[Stored data entries]
+-------+

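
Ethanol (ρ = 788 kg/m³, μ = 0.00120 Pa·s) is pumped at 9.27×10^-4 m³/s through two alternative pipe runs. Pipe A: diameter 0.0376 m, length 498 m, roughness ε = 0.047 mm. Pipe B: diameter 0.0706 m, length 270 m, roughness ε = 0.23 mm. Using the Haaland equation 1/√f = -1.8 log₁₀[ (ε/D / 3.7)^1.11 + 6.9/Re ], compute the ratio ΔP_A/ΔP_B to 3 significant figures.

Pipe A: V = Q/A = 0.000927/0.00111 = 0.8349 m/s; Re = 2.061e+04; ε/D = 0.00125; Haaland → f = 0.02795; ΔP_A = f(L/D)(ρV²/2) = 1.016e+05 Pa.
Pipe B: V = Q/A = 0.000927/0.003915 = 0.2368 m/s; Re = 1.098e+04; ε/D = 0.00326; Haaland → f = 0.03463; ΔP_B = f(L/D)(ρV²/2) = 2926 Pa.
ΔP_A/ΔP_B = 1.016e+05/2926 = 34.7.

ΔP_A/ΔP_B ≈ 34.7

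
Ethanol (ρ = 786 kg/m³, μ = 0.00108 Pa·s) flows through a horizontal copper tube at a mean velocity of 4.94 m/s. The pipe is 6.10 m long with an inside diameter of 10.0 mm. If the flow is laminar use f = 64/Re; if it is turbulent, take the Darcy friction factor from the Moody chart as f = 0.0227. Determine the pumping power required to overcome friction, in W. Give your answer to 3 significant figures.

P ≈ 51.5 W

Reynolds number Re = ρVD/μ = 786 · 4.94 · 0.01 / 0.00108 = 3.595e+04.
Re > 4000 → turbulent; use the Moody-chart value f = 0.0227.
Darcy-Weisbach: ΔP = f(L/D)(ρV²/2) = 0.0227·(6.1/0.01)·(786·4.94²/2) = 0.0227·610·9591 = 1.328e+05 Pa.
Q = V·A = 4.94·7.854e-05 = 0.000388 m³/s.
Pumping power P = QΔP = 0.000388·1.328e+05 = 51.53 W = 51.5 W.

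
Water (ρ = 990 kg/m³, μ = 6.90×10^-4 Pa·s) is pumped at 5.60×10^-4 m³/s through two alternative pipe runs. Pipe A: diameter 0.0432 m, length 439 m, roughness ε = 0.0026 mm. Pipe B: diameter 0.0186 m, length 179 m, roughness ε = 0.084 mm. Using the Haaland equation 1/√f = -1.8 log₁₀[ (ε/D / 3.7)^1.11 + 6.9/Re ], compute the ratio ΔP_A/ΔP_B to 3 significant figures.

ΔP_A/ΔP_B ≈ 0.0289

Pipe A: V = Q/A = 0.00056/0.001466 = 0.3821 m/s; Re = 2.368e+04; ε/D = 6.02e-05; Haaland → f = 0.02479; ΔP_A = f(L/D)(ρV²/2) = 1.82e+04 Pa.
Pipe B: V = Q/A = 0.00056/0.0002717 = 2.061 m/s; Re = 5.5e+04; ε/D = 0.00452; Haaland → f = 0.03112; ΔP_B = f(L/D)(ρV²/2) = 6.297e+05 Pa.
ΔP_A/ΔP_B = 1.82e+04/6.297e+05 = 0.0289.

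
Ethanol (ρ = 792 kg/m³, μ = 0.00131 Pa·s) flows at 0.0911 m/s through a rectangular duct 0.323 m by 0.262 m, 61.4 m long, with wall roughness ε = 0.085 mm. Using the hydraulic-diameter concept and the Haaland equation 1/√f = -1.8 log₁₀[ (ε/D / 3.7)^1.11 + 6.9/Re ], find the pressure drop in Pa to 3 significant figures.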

+-------+

What to work on: Return the entries above exactly as they appear.

Result:
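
Ethanol (ρ = 788 kg/m³, μ = 0.00120 Pa·s) is pumped at 9.27×10^-4 m³/s through two alternative pipe runs. Pipe A: diameter 0.0376 m, length 498 m, roughness ε = 0.047 mm. Pipe B: diameter 0.0706 m, length 270 m, roughness ε = 0.23 mm. Using the Haaland equation 1/√f = -1.8 log₁₀[ (ε/D / 3.7)^1.11 + 6.9/Re ], compute the ratio ΔP_A/ΔP_B to 3 significant figures.

Pipe A: V = Q/A = 0.000927/0.00111 = 0.8349 m/s; Re = 2.061e+04; ε/D = 0.00125; Haaland → f = 0.02795; ΔP_A = f(L/D)(ρV²/2) = 1.016e+05 Pa.
Pipe B: V = Q/A = 0.000927/0.003915 = 0.2368 m/s; Re = 1.098e+04; ε/D = 0.00326; Haaland → f = 0.03463; ΔP_B = f(L/D)(ρV²/2) = 2926 Pa.
ΔP_A/ΔP_B = 1.016e+05/2926 = 34.7.

ΔP_A/ΔP_B ≈ 34.7

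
Ethanol (ρ = 786 kg/m³, μ = 0.00108 Pa·s) flows through a horizontal copper tube at a mean velocity of 4.94 m/s. The pipe is 6.10 m long with an inside diameter of 10.0 mm. If the flow is laminar use f = 64/Re; if it is turbulent, take the Darcy friction factor from the Moody chart as f = 0.0227. Determine the pumping power required to overcome friction, in W. Give your answer to 3 significant figures.

P ≈ 51.5 W

Reynolds number Re = ρVD/μ = 786 · 4.94 · 0.01 / 0.00108 = 3.595e+04.
Re > 4000 → turbulent; use the Moody-chart value f = 0.0227.
Darcy-Weisbach: ΔP = f(L/D)(ρV²/2) = 0.0227·(6.1/0.01)·(786·4.94²/2) = 0.0227·610·9591 = 1.328e+05 Pa.
Q = V·A = 4.94·7.854e-05 = 0.000388 m³/s.
Pumping power P = QΔP = 0.000388·1.328e+05 = 51.53 W = 51.5 W.

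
Water (ρ = 990 kg/m³, μ = 6.90×10^-4 Pa·s) is pumped at 5.60×10^-4 m³/s through two alternative pipe runs. Pipe A: diameter 0.0432 m, length 439 m, roughness ε = 0.0026 mm. Pipe B: diameter 0.0186 m, length 179 m, roughness ε = 0.084 mm. Using the Haaland equation 1/√f = -1.8 log₁₀[ (ε/D / 3.7)^1.11 + 6.9/Re ], compute the ratio ΔP_A/ΔP_B to 3 significant figures.

ΔP_A/ΔP_B ≈ 0.0289

Pipe A: V = Q/A = 0.00056/0.001466 = 0.3821 m/s; Re = 2.368e+04; ε/D = 6.02e-05; Haaland → f = 0.02479; ΔP_A = f(L/D)(ρV²/2) = 1.82e+04 Pa.
Pipe B: V = Q/A = 0.00056/0.0002717 = 2.061 m/s; Re = 5.5e+04; ε/D = 0.00452; Haaland → f = 0.03112; ΔP_B = f(L/D)(ρV²/2) = 6.297e+05 Pa.
ΔP_A/ΔP_B = 1.82e+04/6.297e+05 = 0.0289.

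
Ethanol (ρ = 792 kg/m³, μ = 0.00131 Pa·s) flows at 0.0911 m/s through a rectangular duct 0.323 m by 0.262 m, 61.4 m long, with wall roughness ε = 0.085 mm. Using the hydraulic-diameter concept and the Haaland equation 1/√f = -1.8 log₁₀[ (ε/D / 3.7)^1.11 + 6.9/Re ], find the pressure drop in Pa to 3 significant figures.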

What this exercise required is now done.